START Raw data

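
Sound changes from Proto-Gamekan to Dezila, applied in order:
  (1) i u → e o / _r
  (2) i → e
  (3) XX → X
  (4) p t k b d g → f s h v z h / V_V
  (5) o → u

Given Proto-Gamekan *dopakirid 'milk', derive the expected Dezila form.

dufahered

Dezila: *dopakirid
  dopakirid → dopakerid   [pre-rhotic lowering]
  dopakerid → dopakered   [vowel merger]
  dopakered (rule 3 does not apply)
  dopakered → dofahered   [intervocalic lenition]
  dofahered → dufahered   [vowel merger]
  giving Dezila dufahered.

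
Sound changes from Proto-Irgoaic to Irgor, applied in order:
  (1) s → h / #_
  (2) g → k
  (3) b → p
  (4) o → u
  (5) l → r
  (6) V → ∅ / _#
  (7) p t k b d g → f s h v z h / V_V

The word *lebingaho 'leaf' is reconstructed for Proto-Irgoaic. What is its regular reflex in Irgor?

refinkah

Irgor: *lebingaho > lebinkaho > lepinkaho > lepinkahu > repinkahu > repinkah > refinkah  (by unconditioned shift, unconditioned shift, vowel merger, unconditioned shift, apocope, intervocalic lenition)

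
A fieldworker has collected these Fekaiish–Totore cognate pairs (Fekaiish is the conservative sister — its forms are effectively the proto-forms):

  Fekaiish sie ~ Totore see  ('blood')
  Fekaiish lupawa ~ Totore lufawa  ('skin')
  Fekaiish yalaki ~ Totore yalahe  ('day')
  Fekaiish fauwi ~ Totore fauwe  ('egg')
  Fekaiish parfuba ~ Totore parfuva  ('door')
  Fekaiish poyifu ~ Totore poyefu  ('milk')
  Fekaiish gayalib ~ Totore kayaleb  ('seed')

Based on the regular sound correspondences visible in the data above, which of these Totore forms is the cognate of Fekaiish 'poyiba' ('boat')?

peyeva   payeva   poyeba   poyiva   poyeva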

END Raw data

Copy out the data shown above without altering anything.

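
Sound changes from Proto-Gamekan to Dezila, applied in order:
  (1) i u → e o / _r
  (2) i → e
  (3) XX → X
  (4) p t k b d g → f s h v z h / V_V
  (5) o → u

Given Proto-Gamekan *dopakirid 'milk', derive the expected Dezila form.

dufahered

Dezila: *dopakirid
  dopakirid → dopakerid   [pre-rhotic lowering]
  dopakerid → dopakered   [vowel merger]
  dopakered (rule 3 does not apply)
  dopakered → dofahered   [intervocalic lenition]
  dofahered → dufahered   [vowel merger]
  giving Dezila dufahered.

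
Sound changes from Proto-Irgoaic to Irgor, applied in order:
  (1) s → h / #_
  (2) g → k
  (3) b → p
  (4) o → u
  (5) l → r
  (6) V → ∅ / _#
  (7) p t k b d g → f s h v z h / V_V

The word *lebingaho 'leaf' is reconstructed for Proto-Irgoaic. What is its regular reflex in Irgor?

refinkah

Irgor: *lebingaho > lebinkaho > lepinkaho > lepinkahu > repinkahu > repinkah > refinkah  (by unconditioned shift, unconditioned shift, vowel merger, unconditioned shift, apocope, intervocalic lenition)

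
A fieldworker has collected these Fekaiish–Totore cognate pairs (Fekaiish is the conservative sister — its forms are effectively the proto-forms):

  Fekaiish sie ~ Totore see  ('blood')
  Fekaiish lupawa ~ Totore lufawa  ('skin')
  Fekaiish yalaki ~ Totore yalahe  ('day')
  Fekaiish fauwi ~ Totore fauwe  ('egg')
  Fekaiish parfuba ~ Totore parfuva  ('door')
  Fekaiish poyifu ~ Totore poyefu  ('milk')
  Fekaiish gayalib ~ Totore kayaleb  ('seed')

Based on the regular sound correspondences visible in the data above, which of these Totore forms is the cognate of Fekaiish 'poyiba' ('boat')?

peyeva   payeva   poyeba   poyiva   poyeva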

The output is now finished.